Requirement: Could you show each line of the records that contains the word "vehicles"?

+++

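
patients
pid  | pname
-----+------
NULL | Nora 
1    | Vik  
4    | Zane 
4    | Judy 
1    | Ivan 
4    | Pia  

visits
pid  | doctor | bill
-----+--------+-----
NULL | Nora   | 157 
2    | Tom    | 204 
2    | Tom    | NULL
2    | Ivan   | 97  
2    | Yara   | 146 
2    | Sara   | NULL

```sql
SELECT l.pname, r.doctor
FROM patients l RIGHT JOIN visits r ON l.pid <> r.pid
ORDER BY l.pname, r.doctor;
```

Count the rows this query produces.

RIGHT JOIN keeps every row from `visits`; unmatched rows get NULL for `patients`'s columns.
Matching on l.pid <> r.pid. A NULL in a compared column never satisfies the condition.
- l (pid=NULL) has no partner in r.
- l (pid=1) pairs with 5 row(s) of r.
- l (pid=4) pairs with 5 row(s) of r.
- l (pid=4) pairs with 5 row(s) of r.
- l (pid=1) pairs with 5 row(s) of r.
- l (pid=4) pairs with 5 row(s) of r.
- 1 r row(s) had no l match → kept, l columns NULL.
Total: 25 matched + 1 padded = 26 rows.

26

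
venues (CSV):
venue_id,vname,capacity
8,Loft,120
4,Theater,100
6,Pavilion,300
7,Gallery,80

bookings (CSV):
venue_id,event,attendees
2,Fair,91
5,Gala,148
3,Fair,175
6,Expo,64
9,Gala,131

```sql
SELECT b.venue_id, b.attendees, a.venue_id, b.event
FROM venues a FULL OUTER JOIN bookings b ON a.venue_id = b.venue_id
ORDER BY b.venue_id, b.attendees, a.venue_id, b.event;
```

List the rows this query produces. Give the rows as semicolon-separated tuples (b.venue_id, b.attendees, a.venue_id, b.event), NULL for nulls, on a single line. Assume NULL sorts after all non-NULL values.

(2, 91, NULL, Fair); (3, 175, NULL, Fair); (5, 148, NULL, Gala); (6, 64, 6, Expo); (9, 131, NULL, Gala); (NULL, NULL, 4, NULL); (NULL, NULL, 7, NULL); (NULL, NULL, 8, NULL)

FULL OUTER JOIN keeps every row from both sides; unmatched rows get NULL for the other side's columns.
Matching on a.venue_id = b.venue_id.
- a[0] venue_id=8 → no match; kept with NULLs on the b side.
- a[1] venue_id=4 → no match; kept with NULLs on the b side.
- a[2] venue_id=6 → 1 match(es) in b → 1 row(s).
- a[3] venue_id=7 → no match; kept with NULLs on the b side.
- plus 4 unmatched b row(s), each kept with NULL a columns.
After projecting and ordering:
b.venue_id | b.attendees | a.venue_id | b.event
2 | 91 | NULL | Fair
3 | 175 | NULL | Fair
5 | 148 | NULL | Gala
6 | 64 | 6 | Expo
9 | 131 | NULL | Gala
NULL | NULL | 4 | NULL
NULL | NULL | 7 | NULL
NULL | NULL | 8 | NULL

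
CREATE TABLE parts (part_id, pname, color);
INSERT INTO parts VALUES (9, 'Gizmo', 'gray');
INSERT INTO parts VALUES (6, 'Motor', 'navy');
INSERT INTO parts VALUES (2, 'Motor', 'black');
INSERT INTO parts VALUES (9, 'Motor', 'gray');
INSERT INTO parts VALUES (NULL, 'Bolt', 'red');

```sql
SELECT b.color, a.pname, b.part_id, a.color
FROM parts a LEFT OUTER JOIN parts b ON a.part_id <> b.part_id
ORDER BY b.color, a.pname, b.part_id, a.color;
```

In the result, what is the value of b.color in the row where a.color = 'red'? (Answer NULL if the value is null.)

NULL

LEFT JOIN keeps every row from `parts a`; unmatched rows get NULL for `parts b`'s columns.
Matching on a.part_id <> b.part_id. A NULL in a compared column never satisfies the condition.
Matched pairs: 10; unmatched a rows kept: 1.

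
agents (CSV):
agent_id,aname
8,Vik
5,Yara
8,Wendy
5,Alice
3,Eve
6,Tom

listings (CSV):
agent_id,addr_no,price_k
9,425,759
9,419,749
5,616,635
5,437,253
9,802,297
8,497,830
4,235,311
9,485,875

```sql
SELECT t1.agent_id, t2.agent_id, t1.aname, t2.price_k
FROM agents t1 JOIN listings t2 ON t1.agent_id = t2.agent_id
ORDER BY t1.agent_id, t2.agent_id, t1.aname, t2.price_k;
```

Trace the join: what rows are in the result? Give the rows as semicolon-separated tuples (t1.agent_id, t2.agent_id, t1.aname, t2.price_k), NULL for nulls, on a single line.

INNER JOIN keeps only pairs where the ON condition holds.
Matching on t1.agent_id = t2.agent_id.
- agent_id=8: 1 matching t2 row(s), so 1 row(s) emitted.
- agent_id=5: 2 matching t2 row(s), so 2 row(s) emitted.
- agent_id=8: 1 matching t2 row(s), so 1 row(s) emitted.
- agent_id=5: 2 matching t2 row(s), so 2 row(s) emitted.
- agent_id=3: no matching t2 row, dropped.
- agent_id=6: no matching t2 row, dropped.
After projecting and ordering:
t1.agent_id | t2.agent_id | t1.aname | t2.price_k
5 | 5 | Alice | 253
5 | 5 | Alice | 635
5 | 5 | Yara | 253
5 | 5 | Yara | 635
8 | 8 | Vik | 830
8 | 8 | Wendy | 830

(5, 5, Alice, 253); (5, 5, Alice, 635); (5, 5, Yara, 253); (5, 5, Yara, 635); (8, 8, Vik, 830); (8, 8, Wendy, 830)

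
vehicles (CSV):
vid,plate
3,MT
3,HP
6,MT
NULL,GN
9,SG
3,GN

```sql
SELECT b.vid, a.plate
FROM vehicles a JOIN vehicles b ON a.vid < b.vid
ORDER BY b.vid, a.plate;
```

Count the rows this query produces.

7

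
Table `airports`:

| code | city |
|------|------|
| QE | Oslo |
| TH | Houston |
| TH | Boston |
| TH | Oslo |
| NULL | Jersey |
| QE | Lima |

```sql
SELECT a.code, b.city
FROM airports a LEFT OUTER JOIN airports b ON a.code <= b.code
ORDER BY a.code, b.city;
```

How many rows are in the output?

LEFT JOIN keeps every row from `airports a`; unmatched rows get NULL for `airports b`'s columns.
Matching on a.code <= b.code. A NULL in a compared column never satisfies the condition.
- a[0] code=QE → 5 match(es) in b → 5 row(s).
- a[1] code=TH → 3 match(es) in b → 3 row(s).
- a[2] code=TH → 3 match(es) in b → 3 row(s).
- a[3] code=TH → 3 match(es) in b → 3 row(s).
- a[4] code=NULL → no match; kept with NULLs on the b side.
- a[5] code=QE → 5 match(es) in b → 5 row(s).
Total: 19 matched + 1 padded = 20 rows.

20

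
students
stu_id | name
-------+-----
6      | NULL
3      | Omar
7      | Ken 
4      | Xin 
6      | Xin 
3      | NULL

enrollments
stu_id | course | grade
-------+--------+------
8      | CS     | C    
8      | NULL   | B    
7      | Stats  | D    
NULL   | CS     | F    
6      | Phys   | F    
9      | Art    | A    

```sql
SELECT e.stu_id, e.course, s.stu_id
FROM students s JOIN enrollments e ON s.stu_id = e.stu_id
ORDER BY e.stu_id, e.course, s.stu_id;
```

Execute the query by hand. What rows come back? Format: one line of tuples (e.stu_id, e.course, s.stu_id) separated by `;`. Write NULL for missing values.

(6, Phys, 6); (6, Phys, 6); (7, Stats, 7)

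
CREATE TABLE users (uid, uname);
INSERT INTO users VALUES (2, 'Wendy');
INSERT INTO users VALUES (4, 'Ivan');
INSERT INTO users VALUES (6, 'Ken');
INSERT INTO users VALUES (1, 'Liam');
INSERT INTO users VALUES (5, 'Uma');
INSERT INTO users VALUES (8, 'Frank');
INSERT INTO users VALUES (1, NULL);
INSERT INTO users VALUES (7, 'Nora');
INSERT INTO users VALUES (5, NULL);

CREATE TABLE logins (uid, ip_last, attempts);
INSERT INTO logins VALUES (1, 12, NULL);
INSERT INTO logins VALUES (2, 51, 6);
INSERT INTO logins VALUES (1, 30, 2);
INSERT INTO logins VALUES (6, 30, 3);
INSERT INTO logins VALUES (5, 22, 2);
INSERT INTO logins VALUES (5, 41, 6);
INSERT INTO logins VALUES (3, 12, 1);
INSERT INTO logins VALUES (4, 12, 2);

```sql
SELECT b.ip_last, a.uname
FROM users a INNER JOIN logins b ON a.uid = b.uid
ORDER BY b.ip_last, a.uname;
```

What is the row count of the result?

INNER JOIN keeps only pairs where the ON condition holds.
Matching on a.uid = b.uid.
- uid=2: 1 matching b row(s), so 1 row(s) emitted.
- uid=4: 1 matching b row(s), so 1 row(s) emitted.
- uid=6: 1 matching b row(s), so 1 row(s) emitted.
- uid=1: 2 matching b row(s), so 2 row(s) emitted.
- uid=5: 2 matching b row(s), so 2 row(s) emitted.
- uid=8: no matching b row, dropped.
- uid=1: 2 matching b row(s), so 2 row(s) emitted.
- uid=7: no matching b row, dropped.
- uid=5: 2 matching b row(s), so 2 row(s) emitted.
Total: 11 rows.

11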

+++

Written response:
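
vehicles (CSV):
FROM vehicles a JOIN vehicles b ON a.vid < b.vid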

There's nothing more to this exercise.